**Aim of the task**
Write down exactly the lines of the records below, beginning with the first and ending with the line that includes "Let Function('u')(K) = Function('V')(5), Function('J')(M, z)".

**Records shown**
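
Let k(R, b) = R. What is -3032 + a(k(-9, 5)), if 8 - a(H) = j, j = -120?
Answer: -2904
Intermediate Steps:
a(H) = 128 (a(H) = 8 - 1*(-120) = 8 + 120 = 128)
-3032 + a(k(-9, 5)) = -3032 + 128 = -2904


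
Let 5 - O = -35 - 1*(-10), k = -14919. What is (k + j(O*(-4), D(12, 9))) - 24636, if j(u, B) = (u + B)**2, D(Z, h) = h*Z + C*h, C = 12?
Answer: -30339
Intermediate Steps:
O = 30 (O = 5 - (-35 - 1*(-10)) = 5 - (-35 + 10) = 5 - 1*(-25) = 5 + 25 = 30)
D(Z, h) = 12*h + Z*h (D(Z, h) = h*Z + 12*h = Z*h + 12*h = 12*h + Z*h)
j(u, B) = (B + u)**2
(k + j(O*(-4), D(12, 9))) - 24636 = (-14919 + (9*(12 + 12) + 30*(-4))**2) - 24636 = (-14919 + (9*24 - 120)**2) - 24636 = (-14919 + (216 - 120)**2) - 24636 = (-14919 + 96**2) - 24636 = (-14919 + 9216) - 24636 = -5703 - 24636 = -30339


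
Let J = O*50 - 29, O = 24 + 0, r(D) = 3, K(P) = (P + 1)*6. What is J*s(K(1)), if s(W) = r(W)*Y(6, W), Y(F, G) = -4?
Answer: -14052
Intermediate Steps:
K(P) = 6 + 6*P (K(P) = (1 + P)*6 = 6 + 6*P)
O = 24
s(W) = -12 (s(W) = 3*(-4) = -12)
J = 1171 (J = 24*50 - 29 = 1200 - 29 = 1171)
J*s(K(1)) = 1171*(-12) = -14052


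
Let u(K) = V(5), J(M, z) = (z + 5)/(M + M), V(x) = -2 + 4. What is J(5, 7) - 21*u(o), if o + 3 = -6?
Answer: -204/5 ≈ -40.800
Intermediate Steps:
o = -9 (o = -3 - 6 = -9)
V(x) = 2
J(M, z) = (5 + z)/(2*M) (J(M, z) = (5 + z)/((2*M)) = (5 + z)*(1/(2*M)) = (5 + z)/(2*M))
u(K) = 2
J(5, 7) - 21*u(o) = (½)*(5 + 7)/5 - 21*2 = (½)*(⅕)*12 - 42 = 6/5 - 42 = -204/5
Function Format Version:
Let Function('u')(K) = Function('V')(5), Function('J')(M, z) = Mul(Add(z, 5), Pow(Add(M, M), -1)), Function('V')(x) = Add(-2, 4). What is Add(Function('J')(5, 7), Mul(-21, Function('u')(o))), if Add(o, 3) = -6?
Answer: Rational(-204, 5) ≈ -40.800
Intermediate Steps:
o = -9 (o = Add(-3, -6) = -9)
Function('V')(x) = 2
Function('J')(M, z) = Mul(Rational(1, 2), Pow(M, -1), Add(5, z)) (Function('J')(M, z) = Mul(Add(5, z), Pow(Mul(2, M), -1)) = Mul(Add(5, z), Mul(Rational(1, 2), Pow(M, -1))) = Mul(Rational(1, 2), Pow(M, -1), Add(5, z)))
Function('u')(K) = 2
Add(Function('J')(5, 7), Mul(-21, Function('u')(o))) = Add(Mul(Rational(1, 2), Pow(5, -1), Add(5, 7)), Mul(-21, 2)) = Add(Mul(Rational(1, 2), Rational(1, 5), 12), -42) = Add(Rational(6, 5), -42) = Rational(-204, 5)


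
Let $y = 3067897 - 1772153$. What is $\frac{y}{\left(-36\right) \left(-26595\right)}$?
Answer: $\frac{323936}{239355} \approx 1.3534$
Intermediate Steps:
$y = 1295744$
$\frac{y}{\left(-36\right) \left(-26595\right)} = \frac{1295744}{\left(-36\right) \left(-26595\right)} = \frac{1295744}{957420} = 1295744 \cdot \frac{1}{957420} = \frac{323936}{239355}$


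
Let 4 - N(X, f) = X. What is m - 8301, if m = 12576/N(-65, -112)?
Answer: -186731/23 ≈ -8118.7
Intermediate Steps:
N(X, f) = 4 - X
m = 4192/23 (m = 12576/(4 - 1*(-65)) = 12576/(4 + 65) = 12576/69 = 12576*(1/69) = 4192/23 ≈ 182.26)
m - 8301 = 4192/23 - 8301 = -186731/23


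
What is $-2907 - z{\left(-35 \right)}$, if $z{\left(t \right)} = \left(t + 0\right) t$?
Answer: $-4132$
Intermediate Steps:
$z{\left(t \right)} = t^{2}$ ($z{\left(t \right)} = t t = t^{2}$)
$-2907 - z{\left(-35 \right)} = -2907 - \left(-35\right)^{2} = -2907 - 1225 = -4132$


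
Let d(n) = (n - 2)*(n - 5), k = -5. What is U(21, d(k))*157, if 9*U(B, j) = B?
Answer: 1099/3 ≈ 366.33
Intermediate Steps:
d(n) = (-5 + n)*(-2 + n) (d(n) = (-2 + n)*(-5 + n) = (-5 + n)*(-2 + n))
U(B, j) = B/9
U(21, d(k))*157 = ((⅑)*21)*157 = (7/3)*157 = 1099/3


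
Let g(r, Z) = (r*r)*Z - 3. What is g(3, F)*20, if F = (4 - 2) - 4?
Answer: -420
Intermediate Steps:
F = -2 (F = 2 - 4 = -2)
g(r, Z) = -3 + Z*r² (g(r, Z) = r²*Z - 3 = Z*r² - 3 = -3 + Z*r²)
g(3, F)*20 = (-3 - 2*3²)*20 = (-3 - 2*9)*20 = (-3 - 18)*20 = -21*20 = -420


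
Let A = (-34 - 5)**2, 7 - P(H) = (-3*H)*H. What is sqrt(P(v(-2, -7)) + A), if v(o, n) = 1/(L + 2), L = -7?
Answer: sqrt(38203)/5 ≈ 39.091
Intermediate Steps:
v(o, n) = -1/5 (v(o, n) = 1/(-7 + 2) = 1/(-5) = -1/5)
P(H) = 7 + 3*H**2 (P(H) = 7 - (-3*H)*H = 7 - (-3)*H**2 = 7 + 3*H**2)
A = 1521 (A = (-39)**2 = 1521)
sqrt(P(v(-2, -7)) + A) = sqrt((7 + 3*(-1/5)**2) + 1521) = sqrt((7 + 3*(1/25)) + 1521) = sqrt((7 + 3/25) + 1521) = sqrt(178/25 + 1521) = sqrt(38203/25) = sqrt(38203)/5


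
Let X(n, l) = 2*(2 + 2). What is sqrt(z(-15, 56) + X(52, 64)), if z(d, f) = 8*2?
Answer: 2*sqrt(6) ≈ 4.8990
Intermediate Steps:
X(n, l) = 8 (X(n, l) = 2*4 = 8)
z(d, f) = 16
sqrt(z(-15, 56) + X(52, 64)) = sqrt(16 + 8) = sqrt(24) = 2*sqrt(6)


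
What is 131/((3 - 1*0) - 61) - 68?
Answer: -4075/58 ≈ -70.259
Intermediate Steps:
131/((3 - 1*0) - 61) - 68 = 131/((3 + 0) - 61) - 68 = 131/(3 - 61) - 68 = 131/(-58) - 68 = -1/58*131 - 68 = -131/58 - 68 = -4075/58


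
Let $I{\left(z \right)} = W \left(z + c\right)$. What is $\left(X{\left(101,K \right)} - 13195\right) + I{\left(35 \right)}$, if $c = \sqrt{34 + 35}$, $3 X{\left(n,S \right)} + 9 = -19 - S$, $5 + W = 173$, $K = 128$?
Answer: $-7367 + 168 \sqrt{69} \approx -5971.5$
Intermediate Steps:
$W = 168$ ($W = -5 + 173 = 168$)
$X{\left(n,S \right)} = - \frac{28}{3} - \frac{S}{3}$ ($X{\left(n,S \right)} = -3 + \frac{-19 - S}{3} = -3 - \left(\frac{19}{3} + \frac{S}{3}\right) = - \frac{28}{3} - \frac{S}{3}$)
$c = \sqrt{69} \approx 8.3066$
$I{\left(z \right)} = 168 z + 168 \sqrt{69}$ ($I{\left(z \right)} = 168 \left(z + \sqrt{69}\right) = 168 z + 168 \sqrt{69}$)
$\left(X{\left(101,K \right)} - 13195\right) + I{\left(35 \right)} = \left(\left(- \frac{28}{3} - \frac{128}{3}\right) - 13195\right) + \left(168 \cdot 35 + 168 \sqrt{69}\right) = \left(\left(- \frac{28}{3} - \frac{128}{3}\right) - 13195\right) + \left(5880 + 168 \sqrt{69}\right) = \left(-52 - 13195\right) + \left(5880 + 168 \sqrt{69}\right) = -13247 + \left(5880 + 168 \sqrt{69}\right) = -7367 + 168 \sqrt{69}$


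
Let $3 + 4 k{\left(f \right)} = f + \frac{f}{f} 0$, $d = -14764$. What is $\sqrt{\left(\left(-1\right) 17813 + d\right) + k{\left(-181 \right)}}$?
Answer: $i \sqrt{32623} \approx 180.62 i$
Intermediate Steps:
$k{\left(f \right)} = - \frac{3}{4} + \frac{f}{4}$ ($k{\left(f \right)} = - \frac{3}{4} + \frac{f + \frac{f}{f} 0}{4} = - \frac{3}{4} + \frac{f + 1 \cdot 0}{4} = - \frac{3}{4} + \frac{f + 0}{4} = - \frac{3}{4} + \frac{f}{4}$)
$\sqrt{\left(\left(-1\right) 17813 + d\right) + k{\left(-181 \right)}} = \sqrt{\left(\left(-1\right) 17813 - 14764\right) + \left(- \frac{3}{4} + \frac{1}{4} \left(-181\right)\right)} = \sqrt{\left(-17813 - 14764\right) - 46} = \sqrt{-32577 - 46} = \sqrt{-32623} = i \sqrt{32623}$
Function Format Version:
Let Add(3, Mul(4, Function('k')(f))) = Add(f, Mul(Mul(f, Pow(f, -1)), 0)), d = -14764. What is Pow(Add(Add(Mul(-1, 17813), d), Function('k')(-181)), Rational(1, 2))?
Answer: Mul(I, Pow(32623, Rational(1, 2))) ≈ Mul(180.62, I)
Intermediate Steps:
Function('k')(f) = Add(Rational(-3, 4), Mul(Rational(1, 4), f)) (Function('k')(f) = Add(Rational(-3, 4), Mul(Rational(1, 4), Add(f, Mul(Mul(f, Pow(f, -1)), 0)))) = Add(Rational(-3, 4), Mul(Rational(1, 4), Add(f, Mul(1, 0)))) = Add(Rational(-3, 4), Mul(Rational(1, 4), Add(f, 0))) = Add(Rational(-3, 4), Mul(Rational(1, 4), f)))
Pow(Add(Add(Mul(-1, 17813), d), Function('k')(-181)), Rational(1, 2)) = Pow(Add(Add(Mul(-1, 17813), -14764), Add(Rational(-3, 4), Mul(Rational(1, 4), -181))), Rational(1, 2)) = Pow(Add(Add(-17813, -14764), Add(Rational(-3, 4), Rational(-181, 4))), Rational(1, 2)) = Pow(Add(-32577, -46), Rational(1, 2)) = Pow(-32623, Rational(1, 2)) = Mul(I, Pow(32623, Rational(1, 2)))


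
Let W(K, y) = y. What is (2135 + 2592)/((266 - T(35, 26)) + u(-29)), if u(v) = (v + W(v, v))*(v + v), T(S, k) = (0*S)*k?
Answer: 4727/3630 ≈ 1.3022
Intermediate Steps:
T(S, k) = 0 (T(S, k) = 0*k = 0)
u(v) = 4*v² (u(v) = (v + v)*(v + v) = (2*v)*(2*v) = 4*v²)
(2135 + 2592)/((266 - T(35, 26)) + u(-29)) = (2135 + 2592)/((266 - 1*0) + 4*(-29)²) = 4727/((266 + 0) + 4*841) = 4727/(266 + 3364) = 4727/3630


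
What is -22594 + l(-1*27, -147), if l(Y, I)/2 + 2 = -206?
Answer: -23010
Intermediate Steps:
l(Y, I) = -416 (l(Y, I) = -4 + 2*(-206) = -4 - 412 = -416)
-22594 + l(-1*27, -147) = -22594 - 416 = -23010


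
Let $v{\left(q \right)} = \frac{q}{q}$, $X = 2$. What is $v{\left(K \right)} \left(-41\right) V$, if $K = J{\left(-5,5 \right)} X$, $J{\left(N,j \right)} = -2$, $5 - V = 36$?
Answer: $1271$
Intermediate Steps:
$V = -31$ ($V = 5 - 36 = -31$)
$K = -4$ ($K = \left(-2\right) 2 = -4$)
$v{\left(q \right)} = 1$
$v{\left(K \right)} \left(-41\right) V = 1 \left(-41\right) \left(-31\right) = \left(-41\right) \left(-31\right) = 1271$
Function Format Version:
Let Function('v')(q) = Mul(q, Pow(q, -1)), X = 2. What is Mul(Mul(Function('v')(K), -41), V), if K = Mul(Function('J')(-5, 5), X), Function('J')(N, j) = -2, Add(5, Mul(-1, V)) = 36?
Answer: 1271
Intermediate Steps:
V = -31 (V = Add(5, Mul(-1, 36)) = Add(5, -36) = -31)
K = -4 (K = Mul(-2, 2) = -4)
Function('v')(q) = 1
Mul(Mul(Function('v')(K), -41), V) = Mul(Mul(1, -41), -31) = Mul(-41, -31) = 1271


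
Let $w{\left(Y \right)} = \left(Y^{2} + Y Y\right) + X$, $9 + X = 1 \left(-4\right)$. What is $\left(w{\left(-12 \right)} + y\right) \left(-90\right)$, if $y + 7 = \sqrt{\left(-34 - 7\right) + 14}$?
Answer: $-24120 - 270 i \sqrt{3} \approx -24120.0 - 467.65 i$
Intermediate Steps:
$X = -13$ ($X = -9 + 1 \left(-4\right) = -9 - 4 = -13$)
$w{\left(Y \right)} = -13 + 2 Y^{2}$ ($w{\left(Y \right)} = \left(Y^{2} + Y Y\right) - 13 = \left(Y^{2} + Y^{2}\right) - 13 = 2 Y^{2} - 13 = -13 + 2 Y^{2}$)
$y = -7 + 3 i \sqrt{3}$ ($y = -7 + \sqrt{\left(-34 - 7\right) + 14} = -7 + \sqrt{-41 + 14} = -7 + \sqrt{-27} = -7 + 3 i \sqrt{3} \approx -7.0 + 5.1962 i$)
$\left(w{\left(-12 \right)} + y\right) \left(-90\right) = \left(\left(-13 + 2 \left(-12\right)^{2}\right) - \left(7 - 3 i \sqrt{3}\right)\right) \left(-90\right) = \left(\left(-13 + 2 \cdot 144\right) - \left(7 - 3 i \sqrt{3}\right)\right) \left(-90\right) = \left(\left(-13 + 288\right) - \left(7 - 3 i \sqrt{3}\right)\right) \left(-90\right) = \left(275 - \left(7 - 3 i \sqrt{3}\right)\right) \left(-90\right) = \left(268 + 3 i \sqrt{3}\right) \left(-90\right) = -24120 - 270 i \sqrt{3}$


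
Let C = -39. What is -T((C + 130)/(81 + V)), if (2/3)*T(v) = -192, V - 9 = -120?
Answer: 288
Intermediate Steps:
V = -111 (V = 9 - 120 = -111)
T(v) = -288 (T(v) = (3/2)*(-192) = -288)
-T((C + 130)/(81 + V)) = -1*(-288) = 288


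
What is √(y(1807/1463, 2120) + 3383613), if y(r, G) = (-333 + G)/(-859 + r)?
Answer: √5328507453742704590/1254910 ≈ 1839.5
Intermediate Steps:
y(r, G) = (-333 + G)/(-859 + r)
√(y(1807/1463, 2120) + 3383613) = √((-333 + 2120)/(-859 + 1807/1463) + 3383613) = √(1787/(-859 + 1807*(1/1463)) + 3383613) = √(1787/(-859 + 1807/1463) + 3383613) = √(1787/(-1254910/1463) + 3383613) = √(-1463/1254910*1787 + 3383613) = √(-2614381/1254910 + 3383613) = √(4246127175449/1254910) = √5328507453742704590/1254910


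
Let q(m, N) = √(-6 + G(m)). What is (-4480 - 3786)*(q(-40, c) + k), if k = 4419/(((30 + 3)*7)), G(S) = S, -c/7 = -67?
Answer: -12175818/77 - 8266*I*√46 ≈ -1.5813e+5 - 56063.0*I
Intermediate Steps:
c = 469 (c = -7*(-67) = 469)
q(m, N) = √(-6 + m)
k = 1473/77 (k = 4419/((33*7)) = 4419/231 = 4419*(1/231) = 1473/77 ≈ 19.130)
(-4480 - 3786)*(q(-40, c) + k) = (-4480 - 3786)*(√(-6 - 40) + 1473/77) = -8266*(√(-46) + 1473/77) = -8266*(I*√46 + 1473/77) = -8266*(1473/77 + I*√46) = -12175818/77 - 8266*I*√46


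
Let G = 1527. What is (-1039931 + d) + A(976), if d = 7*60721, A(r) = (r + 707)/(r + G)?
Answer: -1539052969/2503 ≈ -6.1488e+5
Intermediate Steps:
A(r) = (707 + r)/(1527 + r) (A(r) = (r + 707)/(r + 1527) = (707 + r)/(1527 + r))
d = 425047
(-1039931 + d) + A(976) = (-1039931 + 425047) + (707 + 976)/(1527 + 976) = -614884 + 1683/2503 = -1539052969/2503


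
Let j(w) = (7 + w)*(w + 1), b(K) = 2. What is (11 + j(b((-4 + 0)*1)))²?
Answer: 1444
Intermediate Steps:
j(w) = (1 + w)*(7 + w) (j(w) = (7 + w)*(1 + w) = (1 + w)*(7 + w))
(11 + j(b((-4 + 0)*1)))² = (11 + (7 + 2² + 8*2))² = (11 + (7 + 4 + 16))² = (11 + 27)² = 38² = 1444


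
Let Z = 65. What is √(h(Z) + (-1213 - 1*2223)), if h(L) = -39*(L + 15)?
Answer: 2*I*√1639 ≈ 80.969*I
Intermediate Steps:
h(L) = -585 - 39*L (h(L) = -39*(15 + L) = -585 - 39*L)
√(h(Z) + (-1213 - 1*2223)) = √((-585 - 39*65) + (-1213 - 1*2223)) = √((-585 - 2535) + (-1213 - 2223)) = √(-3120 - 3436) = √(-6556) = 2*I*√1639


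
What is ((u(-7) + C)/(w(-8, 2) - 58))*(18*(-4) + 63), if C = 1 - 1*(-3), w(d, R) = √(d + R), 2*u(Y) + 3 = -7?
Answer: -261/1685 - 9*I*√6/3370 ≈ -0.1549 - 0.0065417*I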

**Answer to this problem**
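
Let k(R, b) = R. What is -3032 + a(k(-9, 5)), if 8 - a(H) = j, j = -120?
Answer: -2904
Intermediate Steps:
a(H) = 128 (a(H) = 8 - 1*(-120) = 8 + 120 = 128)
-3032 + a(k(-9, 5)) = -3032 + 128 = -2904


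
Let 5 - O = -35 - 1*(-10), k = -14919. What is (k + j(O*(-4), D(12, 9))) - 24636, if j(u, B) = (u + B)**2, D(Z, h) = h*Z + C*h, C = 12?
Answer: -30339
Intermediate Steps:
O = 30 (O = 5 - (-35 - 1*(-10)) = 5 - (-35 + 10) = 5 - 1*(-25) = 5 + 25 = 30)
D(Z, h) = 12*h + Z*h (D(Z, h) = h*Z + 12*h = Z*h + 12*h = 12*h + Z*h)
j(u, B) = (B + u)**2
(k + j(O*(-4), D(12, 9))) - 24636 = (-14919 + (9*(12 + 12) + 30*(-4))**2) - 24636 = (-14919 + (9*24 - 120)**2) - 24636 = (-14919 + (216 - 120)**2) - 24636 = (-14919 + 96**2) - 24636 = (-14919 + 9216) - 24636 = -5703 - 24636 = -30339


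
Let J = O*50 - 29, O = 24 + 0, r(D) = 3, K(P) = (P + 1)*6. What is J*s(K(1)), if s(W) = r(W)*Y(6, W), Y(F, G) = -4?
Answer: -14052
Intermediate Steps:
K(P) = 6 + 6*P (K(P) = (1 + P)*6 = 6 + 6*P)
O = 24
s(W) = -12 (s(W) = 3*(-4) = -12)
J = 1171 (J = 24*50 - 29 = 1200 - 29 = 1171)
J*s(K(1)) = 1171*(-12) = -14052


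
Let u(K) = V(5), J(M, z) = (z + 5)/(M + M), V(x) = -2 + 4. What is J(5, 7) - 21*u(o), if o + 3 = -6?
Answer: -204/5 ≈ -40.800
Intermediate Steps:
o = -9 (o = -3 - 6 = -9)
V(x) = 2
J(M, z) = (5 + z)/(2*M) (J(M, z) = (5 + z)/((2*M)) = (5 + z)*(1/(2*M)) = (5 + z)/(2*M))
u(K) = 2
J(5, 7) - 21*u(o) = (½)*(5 + 7)/5 - 21*2 = (½)*(⅕)*12 - 42 = 6/5 - 42 = -204/5
Function Format Version:
Let Function('u')(K) = Function('V')(5), Function('J')(M, z) = Mul(Add(z, 5), Pow(Add(M, M), -1)), Function('V')(x) = Add(-2, 4). What is Add(Function('J')(5, 7), Mul(-21, Function('u')(o))), if Add(o, 3) = -6?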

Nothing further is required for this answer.